**YOUR OBJECTIVE**
Word for word, restate every line from the one with "Electric dipoles with" through the end of the records below, both included, and add nothing.

**RECORDS FOR THE TASK**
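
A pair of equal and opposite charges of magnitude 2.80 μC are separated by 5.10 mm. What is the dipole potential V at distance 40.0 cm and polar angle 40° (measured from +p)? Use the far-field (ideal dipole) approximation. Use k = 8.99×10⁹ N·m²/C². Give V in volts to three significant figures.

V ≈ 615 V

Dipole moment p = qd = (2.80×10⁻⁶ C)(0.00510 m) = 1.428×10⁻⁸ C·m.
The dipole potential is V = kp cosθ / r².
V = (8.99×10⁹)(1.428×10⁻⁸)·cos40° / (0.400)² = 614.6 V.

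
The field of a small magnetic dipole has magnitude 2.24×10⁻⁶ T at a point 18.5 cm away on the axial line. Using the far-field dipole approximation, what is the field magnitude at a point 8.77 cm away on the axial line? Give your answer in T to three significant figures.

B ≈ 2.10×10⁻⁵ T

Dipole fields scale as 1/r³ in the far field; the geometry is the same at both points.
B₂ = B₁ · (r₁/r₂)³ = 2.24×10⁻⁶ · (18.5/8.77)³.
(r₁/r₂)³ = (2.109)³ = 9.387.
B₂ ≈ 2.103×10⁻⁵ T.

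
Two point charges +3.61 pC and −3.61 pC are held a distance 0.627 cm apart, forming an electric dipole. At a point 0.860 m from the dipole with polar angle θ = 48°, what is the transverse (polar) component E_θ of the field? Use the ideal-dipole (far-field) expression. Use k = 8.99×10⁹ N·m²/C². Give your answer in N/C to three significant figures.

Dipole moment p = qd = (3.61×10⁻¹² C)(0.00627 m) = 2.263×10⁻¹⁴ C·m.
For a dipole, E_θ = (kp sinθ)/r³.
kp/r³ = (8.99×10⁹)(2.263×10⁻¹⁴)/(0.860)³ = 3.199×10⁻⁴ N/C.
E_θ = 3.199×10⁻⁴·sin48° = 2.377×10⁻⁴ N/C.

E_θ ≈ 2.38×10⁻⁴ N/C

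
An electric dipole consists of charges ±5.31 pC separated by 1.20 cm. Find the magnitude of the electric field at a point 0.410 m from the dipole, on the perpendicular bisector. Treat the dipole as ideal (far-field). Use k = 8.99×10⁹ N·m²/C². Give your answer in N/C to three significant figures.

E ≈ 0.00831 N/C

Dipole moment p = qd = (5.31×10⁻¹² C)(0.0120 m) = 6.372×10⁻¹⁴ C·m.
On the perpendicular bisector E = kp/r³ (half the axial value at the same distance).
E = (8.99×10⁹)(6.372×10⁻¹⁴) / (0.410)³ = 0.008312 N/C.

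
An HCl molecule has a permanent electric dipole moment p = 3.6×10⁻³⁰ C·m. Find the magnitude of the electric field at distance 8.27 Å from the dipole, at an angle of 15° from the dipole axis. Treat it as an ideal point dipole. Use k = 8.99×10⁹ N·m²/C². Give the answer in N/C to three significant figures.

E ≈ 1.12×10⁸ N/C

At angle θ the dipole field magnitude is E = (kp/r³)·√(1 + 3cos²θ).
kp/r³ = (8.99×10⁹)(3.60×10⁻³⁰) / (8.27×10⁻¹⁰)³ = 5.722×10⁷ N/C.
√(1 + 3cos²15°) = √(1 + 3·0.9330) = √3.7990 ≈ 1.9491.
E ≈ 5.722×10⁷ × 1.949 = 1.115×10⁸ N/C.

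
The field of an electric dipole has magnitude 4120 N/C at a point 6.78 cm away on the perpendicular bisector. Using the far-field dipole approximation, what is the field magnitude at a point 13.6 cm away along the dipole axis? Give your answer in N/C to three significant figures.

E ≈ 1020 N/C

Dipole fields scale as 1/r³ in the far field.
The axial field is twice the equatorial field at the same r, so the geometry factor is 2/1.
E₂ = E₁ · (2/1) · (r₁/r₂)³ = 4120 · 2 · (6.78/13.6)³.
(r₁/r₂)³ = (0.4985)³ = 0.1239.
E₂ ≈ 1021 N/C.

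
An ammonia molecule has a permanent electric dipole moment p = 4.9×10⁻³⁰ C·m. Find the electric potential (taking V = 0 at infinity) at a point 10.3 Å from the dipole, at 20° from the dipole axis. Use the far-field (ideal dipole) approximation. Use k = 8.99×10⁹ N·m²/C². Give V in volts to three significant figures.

V ≈ 0.0390 V

The dipole potential is V = kp cosθ / r².
V = (8.99×10⁹)(4.90×10⁻³⁰)·cos20° / (1.03×10⁻⁹)² = 0.03902 V.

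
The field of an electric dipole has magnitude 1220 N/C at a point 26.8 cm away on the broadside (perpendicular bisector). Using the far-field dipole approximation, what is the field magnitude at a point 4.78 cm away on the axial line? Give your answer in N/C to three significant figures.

Dipole fields scale as 1/r³ in the far field.
The axial field is twice the equatorial field at the same r, so the geometry factor is 2/1.
E₂ = E₁ · (2/1) · (r₁/r₂)³ = 1220 · 2 · (26.8/4.78)³.
(r₁/r₂)³ = (5.607)³ = 176.2.
E₂ ≈ 4.300×10⁵ N/C.

E ≈ 4.30×10⁵ N/C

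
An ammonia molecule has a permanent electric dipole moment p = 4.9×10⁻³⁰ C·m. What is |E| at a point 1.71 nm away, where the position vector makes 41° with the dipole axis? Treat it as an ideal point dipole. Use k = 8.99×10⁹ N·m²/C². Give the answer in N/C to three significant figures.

E ≈ 1.45×10⁷ N/C

At angle θ the dipole field magnitude is E = (kp/r³)·√(1 + 3cos²θ).
kp/r³ = (8.99×10⁹)(4.90×10⁻³⁰) / (1.71×10⁻⁹)³ = 8.810×10⁶ N/C.
√(1 + 3cos²41°) = √(1 + 3·0.5696) = √2.7088 ≈ 1.6458.
E ≈ 8.810×10⁶ × 1.646 = 1.450×10⁷ N/C.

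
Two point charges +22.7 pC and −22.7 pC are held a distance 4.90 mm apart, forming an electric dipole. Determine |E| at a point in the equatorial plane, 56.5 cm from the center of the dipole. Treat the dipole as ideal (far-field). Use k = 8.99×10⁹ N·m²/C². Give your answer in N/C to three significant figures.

E ≈ 0.00554 N/C

Dipole moment p = qd = (2.27×10⁻¹¹ C)(0.00490 m) = 1.112×10⁻¹³ C·m.
On the perpendicular bisector E = kp/r³ (half the axial value at the same distance).
E = (8.99×10⁹)(1.112×10⁻¹³) / (0.565)³ = 0.005543 N/C.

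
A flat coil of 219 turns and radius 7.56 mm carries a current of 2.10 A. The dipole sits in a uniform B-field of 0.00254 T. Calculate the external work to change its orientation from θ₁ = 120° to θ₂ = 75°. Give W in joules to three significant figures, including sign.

W ≈ -1.59×10⁻⁴ J

m = NIA = NIπa² = 219·(2.10)·π·(0.00756)² = 0.08258 A·m².
W_ext = ΔU = −mB cosθ₂ + mB cosθ₁ = mB(cosθ₁ − cosθ₂).
W = (0.08258)(0.00254)·(cos120° − cos75°) = (2.098×10⁻⁴)·(-0.7588) = -1.592×10⁻⁴ J.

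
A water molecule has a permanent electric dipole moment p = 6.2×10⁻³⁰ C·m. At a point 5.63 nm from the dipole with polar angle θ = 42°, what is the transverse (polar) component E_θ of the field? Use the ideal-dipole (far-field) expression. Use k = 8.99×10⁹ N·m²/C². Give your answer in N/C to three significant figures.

For a dipole, E_θ = (kp sinθ)/r³.
kp/r³ = (8.99×10⁹)(6.20×10⁻³⁰)/(5.63×10⁻⁹)³ = 3.123×10⁵ N/C.
E_θ = 3.123×10⁵·sin42° = 2.090×10⁵ N/C.

E_θ ≈ 2.09×10⁵ N/C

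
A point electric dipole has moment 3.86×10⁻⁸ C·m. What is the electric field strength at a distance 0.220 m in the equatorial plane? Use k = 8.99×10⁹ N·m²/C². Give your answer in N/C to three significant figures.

E ≈ 3.26×10⁴ N/C

On the perpendicular bisector E = kp/r³ (half the axial value at the same distance).
E = (8.99×10⁹)(3.86×10⁻⁸) / (0.220)³ = 3.259×10⁴ N/C.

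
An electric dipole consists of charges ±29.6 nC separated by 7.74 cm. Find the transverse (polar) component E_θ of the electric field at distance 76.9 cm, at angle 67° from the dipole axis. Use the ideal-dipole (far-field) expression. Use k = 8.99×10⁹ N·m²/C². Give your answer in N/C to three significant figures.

E_θ ≈ 41.7 N/C

Dipole moment p = qd = (2.96×10⁻⁸ C)(0.0774 m) = 2.291×10⁻⁹ C·m.
For a dipole, E_θ = (kp sinθ)/r³.
kp/r³ = (8.99×10⁹)(2.291×10⁻⁹)/(0.769)³ = 45.29 N/C.
E_θ = 45.29·sin67° = 41.69 N/C.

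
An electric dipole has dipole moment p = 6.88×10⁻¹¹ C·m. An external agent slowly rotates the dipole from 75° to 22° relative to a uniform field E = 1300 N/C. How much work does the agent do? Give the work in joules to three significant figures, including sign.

W ≈ -5.98×10⁻⁸ J

W_ext = ΔU = U(θ₂) − U(θ₁) = −pE cosθ₂ − (−pE cosθ₁) = pE(cosθ₁ − cosθ₂).
W = (6.88×10⁻¹¹)(1300)·(cos75° − cos22°) = (8.944×10⁻⁸)·(-0.6684) = -5.978×10⁻⁸ J.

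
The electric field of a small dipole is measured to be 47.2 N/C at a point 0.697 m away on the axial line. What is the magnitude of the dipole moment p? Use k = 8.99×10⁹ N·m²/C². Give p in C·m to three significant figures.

p ≈ 8.89×10⁻¹⁰ C·m

On axis E = 2kp/r³, so p = Er³/(2k).
p = (47.2)·(0.697)³ / (2·8.99×10⁹) = 8.889×10⁻¹⁰ C·m.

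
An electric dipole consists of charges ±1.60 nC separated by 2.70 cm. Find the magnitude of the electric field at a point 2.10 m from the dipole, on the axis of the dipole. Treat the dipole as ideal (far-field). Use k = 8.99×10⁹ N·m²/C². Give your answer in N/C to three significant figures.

Dipole moment p = qd = (1.60×10⁻⁹ C)(0.0270 m) = 4.32×10⁻¹¹ C·m.
On the dipole axis E = 2kp/r³.
E = 2·(8.99×10⁹)(4.32×10⁻¹¹) / (2.10)³ = 0.08387 N/C.

E ≈ 0.0839 N/C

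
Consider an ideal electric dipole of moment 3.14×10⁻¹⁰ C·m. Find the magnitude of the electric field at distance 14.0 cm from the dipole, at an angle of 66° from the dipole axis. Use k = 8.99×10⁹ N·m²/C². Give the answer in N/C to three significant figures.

E ≈ 1260 N/C

At angle θ the dipole field magnitude is E = (kp/r³)·√(1 + 3cos²θ).
kp/r³ = (8.99×10⁹)(3.14×10⁻¹⁰) / (0.140)³ = 1029 N/C.
√(1 + 3cos²66°) = √(1 + 3·0.1654) = √1.4963 ≈ 1.2232.
E ≈ 1029 × 1.223 = 1258 N/C.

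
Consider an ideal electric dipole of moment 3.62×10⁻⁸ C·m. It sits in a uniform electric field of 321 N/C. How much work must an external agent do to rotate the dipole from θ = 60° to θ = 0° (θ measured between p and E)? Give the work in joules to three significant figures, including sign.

W ≈ -5.81×10⁻⁶ J

W_ext = ΔU = U(θ₂) − U(θ₁) = −pE cosθ₂ − (−pE cosθ₁) = pE(cosθ₁ − cosθ₂).
W = (3.62×10⁻⁸)(321)·(cos60° − cos0°) = (1.162×10⁻⁵)·(-0.5000) = -5.810×10⁻⁶ J.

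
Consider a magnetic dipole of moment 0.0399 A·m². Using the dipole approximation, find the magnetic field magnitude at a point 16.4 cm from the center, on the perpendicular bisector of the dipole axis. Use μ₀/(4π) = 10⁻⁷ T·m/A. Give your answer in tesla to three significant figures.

B ≈ 9.05×10⁻⁷ T

In the equatorial plane B = (μ₀/4π)·m/r³ (half the axial value).
B = (10⁻⁷)·(0.0399) / (0.164)³ = 9.046×10⁻⁷ T.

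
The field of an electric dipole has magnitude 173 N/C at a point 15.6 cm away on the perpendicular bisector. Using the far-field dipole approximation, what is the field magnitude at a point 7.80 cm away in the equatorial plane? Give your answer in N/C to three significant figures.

E ≈ 1380 N/C

Dipole fields scale as 1/r³ in the far field; the geometry is the same at both points.
E₂ = E₁ · (r₁/r₂)³ = 173 · (15.6/7.80)³.
(r₁/r₂)³ = (2)³ = 8.
E₂ ≈ 1384 N/C.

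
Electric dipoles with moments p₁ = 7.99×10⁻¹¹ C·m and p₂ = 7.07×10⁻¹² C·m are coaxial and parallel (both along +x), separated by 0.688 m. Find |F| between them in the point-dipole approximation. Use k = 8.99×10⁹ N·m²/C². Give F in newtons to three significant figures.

On-axis field of dipole 1 at distance r: E = 2kp₁/r³. Force on dipole 2 is F = p₂·dE/dr (gradient along axis).
dE/dr = −6kp₁/r⁴, so |F| = 6kp₁p₂/r⁴ (attractive for aligned moments).
F = 6(8.99×10⁹)(7.99×10⁻¹¹)(7.07×10⁻¹²)/(0.688)⁴ = 1.360×10⁻¹⁰ N.

F ≈ 1.36×10⁻¹⁰ N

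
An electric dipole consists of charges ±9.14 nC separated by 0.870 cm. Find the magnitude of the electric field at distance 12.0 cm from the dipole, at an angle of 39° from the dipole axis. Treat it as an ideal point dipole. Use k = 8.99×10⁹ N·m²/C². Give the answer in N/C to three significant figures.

E ≈ 694 N/C

Dipole moment p = qd = (9.14×10⁻⁹ C)(0.00870 m) = 7.952×10⁻¹¹ C·m.
At angle θ the dipole field magnitude is E = (kp/r³)·√(1 + 3cos²θ).
kp/r³ = (8.99×10⁹)(7.952×10⁻¹¹) / (0.120)³ = 413.7 N/C.
√(1 + 3cos²39°) = √(1 + 3·0.6040) = √2.8119 ≈ 1.6769.
E ≈ 413.7 × 1.677 = 693.7 N/C.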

**TASK SOLUTION**
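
Electric dipoles with moments p₁ = 7.99×10⁻¹¹ C·m and p₂ = 7.07×10⁻¹² C·m are coaxial and parallel (both along +x), separated by 0.688 m. Find |F| between them in the point-dipole approximation. Use k = 8.99×10⁹ N·m²/C². Give F in newtons to three significant figures.

On-axis field of dipole 1 at distance r: E = 2kp₁/r³. Force on dipole 2 is F = p₂·dE/dr (gradient along axis).
dE/dr = −6kp₁/r⁴, so |F| = 6kp₁p₂/r⁴ (attractive for aligned moments).
F = 6(8.99×10⁹)(7.99×10⁻¹¹)(7.07×10⁻¹²)/(0.688)⁴ = 1.360×10⁻¹⁰ N.

F ≈ 1.36×10⁻¹⁰ N

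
An electric dipole consists of charges ±9.14 nC separated by 0.870 cm. Find the magnitude of the electric field at distance 12.0 cm from the dipole, at an angle of 39° from the dipole axis. Treat it as an ideal point dipole. Use k = 8.99×10⁹ N·m²/C². Give the answer in N/C to three significant figures.

E ≈ 694 N/C

Dipole moment p = qd = (9.14×10⁻⁹ C)(0.00870 m) = 7.952×10⁻¹¹ C·m.
At angle θ the dipole field magnitude is E = (kp/r³)·√(1 + 3cos²θ).
kp/r³ = (8.99×10⁹)(7.952×10⁻¹¹) / (0.120)³ = 413.7 N/C.
√(1 + 3cos²39°) = √(1 + 3·0.6040) = √2.8119 ≈ 1.6769.
E ≈ 413.7 × 1.677 = 693.7 N/C.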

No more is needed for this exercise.